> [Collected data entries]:
=== Section Start ===
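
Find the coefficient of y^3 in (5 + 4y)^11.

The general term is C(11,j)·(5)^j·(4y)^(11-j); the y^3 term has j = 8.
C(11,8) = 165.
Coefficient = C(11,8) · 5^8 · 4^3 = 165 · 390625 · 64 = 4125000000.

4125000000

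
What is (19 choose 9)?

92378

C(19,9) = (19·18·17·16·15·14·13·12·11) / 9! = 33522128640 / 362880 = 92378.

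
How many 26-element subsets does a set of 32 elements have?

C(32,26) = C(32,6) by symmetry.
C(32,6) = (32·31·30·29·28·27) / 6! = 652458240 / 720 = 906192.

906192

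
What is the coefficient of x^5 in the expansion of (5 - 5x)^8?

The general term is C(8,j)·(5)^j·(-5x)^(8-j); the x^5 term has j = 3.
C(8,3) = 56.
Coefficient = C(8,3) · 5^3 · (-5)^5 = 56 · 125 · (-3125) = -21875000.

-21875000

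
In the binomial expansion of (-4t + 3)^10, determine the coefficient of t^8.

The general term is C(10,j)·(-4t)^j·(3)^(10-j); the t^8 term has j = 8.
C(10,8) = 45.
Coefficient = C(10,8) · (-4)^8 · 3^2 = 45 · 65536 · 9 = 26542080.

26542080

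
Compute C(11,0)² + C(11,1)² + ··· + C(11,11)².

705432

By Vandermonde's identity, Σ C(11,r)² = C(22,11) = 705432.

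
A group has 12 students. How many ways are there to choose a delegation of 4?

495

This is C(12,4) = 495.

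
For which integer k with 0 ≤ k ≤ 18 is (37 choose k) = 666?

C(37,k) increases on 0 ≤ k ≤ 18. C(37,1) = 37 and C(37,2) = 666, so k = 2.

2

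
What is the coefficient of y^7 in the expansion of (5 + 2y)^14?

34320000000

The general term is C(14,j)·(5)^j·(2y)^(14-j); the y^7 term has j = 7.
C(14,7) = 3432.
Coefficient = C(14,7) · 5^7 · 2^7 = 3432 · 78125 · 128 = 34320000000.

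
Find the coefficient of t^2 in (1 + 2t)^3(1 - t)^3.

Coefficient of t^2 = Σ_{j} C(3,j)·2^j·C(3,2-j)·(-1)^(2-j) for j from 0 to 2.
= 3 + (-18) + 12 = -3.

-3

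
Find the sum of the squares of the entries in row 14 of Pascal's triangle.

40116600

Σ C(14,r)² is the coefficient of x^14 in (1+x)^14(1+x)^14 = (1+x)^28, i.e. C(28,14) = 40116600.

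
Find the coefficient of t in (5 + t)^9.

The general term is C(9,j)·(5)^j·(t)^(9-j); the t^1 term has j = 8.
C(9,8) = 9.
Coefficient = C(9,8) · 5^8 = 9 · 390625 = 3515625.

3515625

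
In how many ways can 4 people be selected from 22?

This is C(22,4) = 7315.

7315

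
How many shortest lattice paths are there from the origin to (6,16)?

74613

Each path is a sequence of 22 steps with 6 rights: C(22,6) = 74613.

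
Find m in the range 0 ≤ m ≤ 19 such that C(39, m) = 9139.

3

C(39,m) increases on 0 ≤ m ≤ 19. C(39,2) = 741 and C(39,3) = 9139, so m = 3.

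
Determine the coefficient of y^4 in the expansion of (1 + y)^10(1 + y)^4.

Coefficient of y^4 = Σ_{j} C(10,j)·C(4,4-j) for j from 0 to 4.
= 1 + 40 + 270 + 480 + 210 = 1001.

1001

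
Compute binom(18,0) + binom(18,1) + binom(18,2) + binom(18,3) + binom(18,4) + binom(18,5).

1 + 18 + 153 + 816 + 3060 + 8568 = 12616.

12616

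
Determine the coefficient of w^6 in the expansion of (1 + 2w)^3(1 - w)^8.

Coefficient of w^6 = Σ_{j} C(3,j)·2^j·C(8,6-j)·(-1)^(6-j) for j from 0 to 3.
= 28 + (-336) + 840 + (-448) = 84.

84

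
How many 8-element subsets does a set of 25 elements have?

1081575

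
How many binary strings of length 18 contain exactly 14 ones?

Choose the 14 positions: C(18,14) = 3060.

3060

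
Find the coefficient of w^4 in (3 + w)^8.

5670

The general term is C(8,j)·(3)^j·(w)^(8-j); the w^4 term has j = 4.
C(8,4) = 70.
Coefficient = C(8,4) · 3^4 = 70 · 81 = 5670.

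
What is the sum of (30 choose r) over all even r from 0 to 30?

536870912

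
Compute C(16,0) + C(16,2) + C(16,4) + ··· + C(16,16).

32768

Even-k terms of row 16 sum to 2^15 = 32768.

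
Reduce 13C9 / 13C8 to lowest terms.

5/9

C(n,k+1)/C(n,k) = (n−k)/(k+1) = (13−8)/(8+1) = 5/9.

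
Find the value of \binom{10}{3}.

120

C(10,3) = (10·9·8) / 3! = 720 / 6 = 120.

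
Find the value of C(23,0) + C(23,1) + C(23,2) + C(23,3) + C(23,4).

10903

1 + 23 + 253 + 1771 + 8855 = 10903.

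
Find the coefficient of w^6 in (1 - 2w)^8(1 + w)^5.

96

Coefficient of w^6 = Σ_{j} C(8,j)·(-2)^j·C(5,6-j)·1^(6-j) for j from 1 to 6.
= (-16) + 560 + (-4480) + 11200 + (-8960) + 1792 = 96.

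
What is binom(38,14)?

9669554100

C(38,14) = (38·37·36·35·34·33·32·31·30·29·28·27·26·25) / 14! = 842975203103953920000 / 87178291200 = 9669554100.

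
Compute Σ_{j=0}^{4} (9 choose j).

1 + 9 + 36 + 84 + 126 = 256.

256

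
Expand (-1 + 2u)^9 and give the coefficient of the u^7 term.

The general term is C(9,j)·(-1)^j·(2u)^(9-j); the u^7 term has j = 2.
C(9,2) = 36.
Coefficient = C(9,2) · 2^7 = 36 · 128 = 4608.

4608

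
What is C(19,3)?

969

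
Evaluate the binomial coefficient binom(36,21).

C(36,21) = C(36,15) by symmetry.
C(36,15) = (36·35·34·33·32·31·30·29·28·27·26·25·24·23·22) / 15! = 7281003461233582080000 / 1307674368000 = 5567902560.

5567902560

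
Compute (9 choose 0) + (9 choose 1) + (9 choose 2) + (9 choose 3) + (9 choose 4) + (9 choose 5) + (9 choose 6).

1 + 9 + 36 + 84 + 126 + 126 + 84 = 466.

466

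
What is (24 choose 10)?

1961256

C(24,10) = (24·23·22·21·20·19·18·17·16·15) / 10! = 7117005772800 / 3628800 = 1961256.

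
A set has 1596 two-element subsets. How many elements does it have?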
=== Section End ===
> [WHAT YOU ARE ASKED TO DO]: Once the records have been read, print them all again exactly.

> [SOLVED EXERCISE]:
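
Find the coefficient of y^3 in (5 + 4y)^11.

The general term is C(11,j)·(5)^j·(4y)^(11-j); the y^3 term has j = 8.
C(11,8) = 165.
Coefficient = C(11,8) · 5^8 · 4^3 = 165 · 390625 · 64 = 4125000000.

4125000000

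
What is (19 choose 9)?

92378

C(19,9) = (19·18·17·16·15·14·13·12·11) / 9! = 33522128640 / 362880 = 92378.

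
How many 26-element subsets does a set of 32 elements have?

C(32,26) = C(32,6) by symmetry.
C(32,6) = (32·31·30·29·28·27) / 6! = 652458240 / 720 = 906192.

906192

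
What is the coefficient of x^5 in the expansion of (5 - 5x)^8?

The general term is C(8,j)·(5)^j·(-5x)^(8-j); the x^5 term has j = 3.
C(8,3) = 56.
Coefficient = C(8,3) · 5^3 · (-5)^5 = 56 · 125 · (-3125) = -21875000.

-21875000

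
In the binomial expansion of (-4t + 3)^10, determine the coefficient of t^8.

The general term is C(10,j)·(-4t)^j·(3)^(10-j); the t^8 term has j = 8.
C(10,8) = 45.
Coefficient = C(10,8) · (-4)^8 · 3^2 = 45 · 65536 · 9 = 26542080.

26542080

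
Compute C(11,0)² + C(11,1)² + ··· + C(11,11)².

705432

By Vandermonde's identity, Σ C(11,r)² = C(22,11) = 705432.

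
A group has 12 students. How many ways are there to choose a delegation of 4?

495

This is C(12,4) = 495.

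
For which integer k with 0 ≤ k ≤ 18 is (37 choose k) = 666?

C(37,k) increases on 0 ≤ k ≤ 18. C(37,1) = 37 and C(37,2) = 666, so k = 2.

2

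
What is the coefficient of y^7 in the expansion of (5 + 2y)^14?

34320000000

The general term is C(14,j)·(5)^j·(2y)^(14-j); the y^7 term has j = 7.
C(14,7) = 3432.
Coefficient = C(14,7) · 5^7 · 2^7 = 3432 · 78125 · 128 = 34320000000.

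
Find the coefficient of t^2 in (1 + 2t)^3(1 - t)^3.

Coefficient of t^2 = Σ_{j} C(3,j)·2^j·C(3,2-j)·(-1)^(2-j) for j from 0 to 2.
= 3 + (-18) + 12 = -3.

-3

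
Find the sum of the squares of the entries in row 14 of Pascal's triangle.

40116600

Σ C(14,r)² is the coefficient of x^14 in (1+x)^14(1+x)^14 = (1+x)^28, i.e. C(28,14) = 40116600.

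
Find the coefficient of t in (5 + t)^9.

The general term is C(9,j)·(5)^j·(t)^(9-j); the t^1 term has j = 8.
C(9,8) = 9.
Coefficient = C(9,8) · 5^8 = 9 · 390625 = 3515625.

3515625

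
In how many ways can 4 people be selected from 22?

This is C(22,4) = 7315.

7315

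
How many shortest lattice paths are there from the origin to (6,16)?

74613

Each path is a sequence of 22 steps with 6 rights: C(22,6) = 74613.

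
Find m in the range 0 ≤ m ≤ 19 such that C(39, m) = 9139.

3

C(39,m) increases on 0 ≤ m ≤ 19. C(39,2) = 741 and C(39,3) = 9139, so m = 3.

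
Determine the coefficient of y^4 in the expansion of (1 + y)^10(1 + y)^4.

Coefficient of y^4 = Σ_{j} C(10,j)·C(4,4-j) for j from 0 to 4.
= 1 + 40 + 270 + 480 + 210 = 1001.

1001

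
Compute binom(18,0) + binom(18,1) + binom(18,2) + binom(18,3) + binom(18,4) + binom(18,5).

1 + 18 + 153 + 816 + 3060 + 8568 = 12616.

12616

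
Determine the coefficient of w^6 in the expansion of (1 + 2w)^3(1 - w)^8.

Coefficient of w^6 = Σ_{j} C(3,j)·2^j·C(8,6-j)·(-1)^(6-j) for j from 0 to 3.
= 28 + (-336) + 840 + (-448) = 84.

84

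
How many 8-element subsets does a set of 25 elements have?

1081575

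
How many binary strings of length 18 contain exactly 14 ones?

Choose the 14 positions: C(18,14) = 3060.

3060

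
Find the coefficient of w^4 in (3 + w)^8.

5670

The general term is C(8,j)·(3)^j·(w)^(8-j); the w^4 term has j = 4.
C(8,4) = 70.
Coefficient = C(8,4) · 3^4 = 70 · 81 = 5670.

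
What is the sum of (30 choose r) over all even r from 0 to 30?

536870912

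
Compute C(16,0) + C(16,2) + C(16,4) + ··· + C(16,16).

32768

Even-k terms of row 16 sum to 2^15 = 32768.

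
Reduce 13C9 / 13C8 to lowest terms.

5/9

C(n,k+1)/C(n,k) = (n−k)/(k+1) = (13−8)/(8+1) = 5/9.

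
Find the value of \binom{10}{3}.

120

C(10,3) = (10·9·8) / 3! = 720 / 6 = 120.

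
Find the value of C(23,0) + C(23,1) + C(23,2) + C(23,3) + C(23,4).

10903

1 + 23 + 253 + 1771 + 8855 = 10903.

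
Find the coefficient of w^6 in (1 - 2w)^8(1 + w)^5.

96

Coefficient of w^6 = Σ_{j} C(8,j)·(-2)^j·C(5,6-j)·1^(6-j) for j from 1 to 6.
= (-16) + 560 + (-4480) + 11200 + (-8960) + 1792 = 96.

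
What is binom(38,14)?

9669554100

C(38,14) = (38·37·36·35·34·33·32·31·30·29·28·27·26·25) / 14! = 842975203103953920000 / 87178291200 = 9669554100.

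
Compute Σ_{j=0}^{4} (9 choose j).

1 + 9 + 36 + 84 + 126 = 256.

256

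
Expand (-1 + 2u)^9 and give the coefficient of the u^7 term.

The general term is C(9,j)·(-1)^j·(2u)^(9-j); the u^7 term has j = 2.
C(9,2) = 36.
Coefficient = C(9,2) · 2^7 = 36 · 128 = 4608.

4608

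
What is C(19,3)?

969

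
Evaluate the binomial coefficient binom(36,21).

C(36,21) = C(36,15) by symmetry.
C(36,15) = (36·35·34·33·32·31·30·29·28·27·26·25·24·23·22) / 15! = 7281003461233582080000 / 1307674368000 = 5567902560.

5567902560

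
Compute (9 choose 0) + (9 choose 1) + (9 choose 2) + (9 choose 3) + (9 choose 4) + (9 choose 5) + (9 choose 6).

1 + 9 + 36 + 84 + 126 + 126 + 84 = 466.

466

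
What is (24 choose 10)?

1961256

C(24,10) = (24·23·22·21·20·19·18·17·16·15) / 10! = 7117005772800 / 3628800 = 1961256.

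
A set has 1596 two-element subsets. How many elements does it have?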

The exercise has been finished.